Source data
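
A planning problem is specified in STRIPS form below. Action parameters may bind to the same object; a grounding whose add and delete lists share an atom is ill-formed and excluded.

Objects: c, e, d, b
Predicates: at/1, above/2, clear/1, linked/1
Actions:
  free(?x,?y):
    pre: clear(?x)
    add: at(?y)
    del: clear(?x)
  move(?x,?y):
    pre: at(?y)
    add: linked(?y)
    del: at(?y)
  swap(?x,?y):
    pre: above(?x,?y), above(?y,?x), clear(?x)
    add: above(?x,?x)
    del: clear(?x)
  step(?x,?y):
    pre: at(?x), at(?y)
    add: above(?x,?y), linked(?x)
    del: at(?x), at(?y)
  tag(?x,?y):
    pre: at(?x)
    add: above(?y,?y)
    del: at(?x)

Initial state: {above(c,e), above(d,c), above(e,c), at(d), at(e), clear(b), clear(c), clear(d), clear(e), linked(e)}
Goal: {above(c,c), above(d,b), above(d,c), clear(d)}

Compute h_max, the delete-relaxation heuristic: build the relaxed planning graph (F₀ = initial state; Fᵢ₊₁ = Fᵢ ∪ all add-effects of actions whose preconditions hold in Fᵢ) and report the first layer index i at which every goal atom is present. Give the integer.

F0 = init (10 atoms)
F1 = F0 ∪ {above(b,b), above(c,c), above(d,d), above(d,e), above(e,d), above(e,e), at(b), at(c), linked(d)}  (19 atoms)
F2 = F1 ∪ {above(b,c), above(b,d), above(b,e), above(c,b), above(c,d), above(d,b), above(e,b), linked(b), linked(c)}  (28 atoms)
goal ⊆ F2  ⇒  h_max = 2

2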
...
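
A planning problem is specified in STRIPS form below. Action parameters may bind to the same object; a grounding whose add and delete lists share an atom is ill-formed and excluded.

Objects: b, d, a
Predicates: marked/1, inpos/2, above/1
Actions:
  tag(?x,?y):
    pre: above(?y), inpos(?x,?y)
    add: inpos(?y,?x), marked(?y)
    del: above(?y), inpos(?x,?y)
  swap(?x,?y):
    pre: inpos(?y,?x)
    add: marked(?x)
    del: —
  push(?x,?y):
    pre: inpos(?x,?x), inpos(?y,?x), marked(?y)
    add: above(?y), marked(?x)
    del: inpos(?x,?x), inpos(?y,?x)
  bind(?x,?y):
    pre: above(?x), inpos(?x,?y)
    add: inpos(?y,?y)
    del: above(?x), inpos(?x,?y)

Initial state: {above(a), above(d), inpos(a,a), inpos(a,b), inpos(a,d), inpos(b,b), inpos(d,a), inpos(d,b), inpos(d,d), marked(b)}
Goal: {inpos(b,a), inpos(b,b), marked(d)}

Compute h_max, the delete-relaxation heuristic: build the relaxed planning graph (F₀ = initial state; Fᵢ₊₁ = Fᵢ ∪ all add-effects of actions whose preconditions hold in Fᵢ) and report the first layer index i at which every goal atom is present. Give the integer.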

Problem to work on
Go through the entries above, and wherever a line holds the word "inpos", copy that line.

Task response
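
Predicates: marked/1, inpos/2, above/1
    pre: above(?y), inpos(?x,?y)
    add: inpos(?y,?x), marked(?y)
    del: above(?y), inpos(?x,?y)
    pre: inpos(?y,?x)
    pre: inpos(?x,?x), inpos(?y,?x), marked(?y)
    del: inpos(?x,?x), inpos(?y,?x)
    pre: above(?x), inpos(?x,?y)
    add: inpos(?y,?y)
    del: above(?x), inpos(?x,?y)
Initial state: {above(a), above(d), inpos(a,a), inpos(a,b), inpos(a,d), inpos(b,b), inpos(d,a), inpos(d,b), inpos(d,d), marked(b)}
Goal: {inpos(b,a), inpos(b,b), marked(d)}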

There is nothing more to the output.